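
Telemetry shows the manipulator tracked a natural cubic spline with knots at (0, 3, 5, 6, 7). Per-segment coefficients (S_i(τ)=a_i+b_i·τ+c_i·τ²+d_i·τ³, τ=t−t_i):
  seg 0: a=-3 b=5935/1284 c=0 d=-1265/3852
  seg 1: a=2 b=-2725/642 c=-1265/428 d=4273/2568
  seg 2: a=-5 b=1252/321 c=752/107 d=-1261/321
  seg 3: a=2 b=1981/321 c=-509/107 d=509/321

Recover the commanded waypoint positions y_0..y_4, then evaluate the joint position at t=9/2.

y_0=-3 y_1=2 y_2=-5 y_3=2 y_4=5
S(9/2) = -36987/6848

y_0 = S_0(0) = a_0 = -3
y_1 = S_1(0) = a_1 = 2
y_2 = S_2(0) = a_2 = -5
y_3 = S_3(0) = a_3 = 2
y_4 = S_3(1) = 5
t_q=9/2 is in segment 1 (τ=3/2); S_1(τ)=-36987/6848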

◇ ◇ ◇ ◇ ◇ ◇ ◇

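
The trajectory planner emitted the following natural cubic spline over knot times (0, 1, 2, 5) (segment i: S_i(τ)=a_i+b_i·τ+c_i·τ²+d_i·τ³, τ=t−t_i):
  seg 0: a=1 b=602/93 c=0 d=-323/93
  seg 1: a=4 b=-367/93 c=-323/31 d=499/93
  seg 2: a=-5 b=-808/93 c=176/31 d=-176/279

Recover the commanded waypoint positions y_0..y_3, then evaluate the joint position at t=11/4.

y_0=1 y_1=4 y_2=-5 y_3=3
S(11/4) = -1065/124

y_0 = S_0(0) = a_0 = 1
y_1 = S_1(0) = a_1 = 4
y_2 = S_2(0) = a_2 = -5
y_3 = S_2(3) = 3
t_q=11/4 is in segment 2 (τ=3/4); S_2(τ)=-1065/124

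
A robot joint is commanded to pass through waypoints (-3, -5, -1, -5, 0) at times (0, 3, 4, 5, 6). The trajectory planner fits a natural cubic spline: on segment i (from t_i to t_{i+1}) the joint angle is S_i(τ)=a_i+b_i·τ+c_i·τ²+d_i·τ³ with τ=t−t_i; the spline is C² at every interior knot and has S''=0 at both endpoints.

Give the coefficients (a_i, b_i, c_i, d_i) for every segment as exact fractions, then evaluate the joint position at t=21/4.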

◇ ◇ ◇ ◇ ◇ ◇ ◇

Filter the records, keeping only lines that contain "coefficients", and show those lines.

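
Telemetry shows the manipulator tracked a natural cubic spline with knots at (0, 3, 5, 6, 7). Per-segment coefficients (S_i(τ)=a_i+b_i·τ+c_i·τ²+d_i·τ³, τ=t−t_i):
Give the coefficients (a_i, b_i, c_i, d_i) for every segment as exact fractions, then evaluate the joint position at t=21/4.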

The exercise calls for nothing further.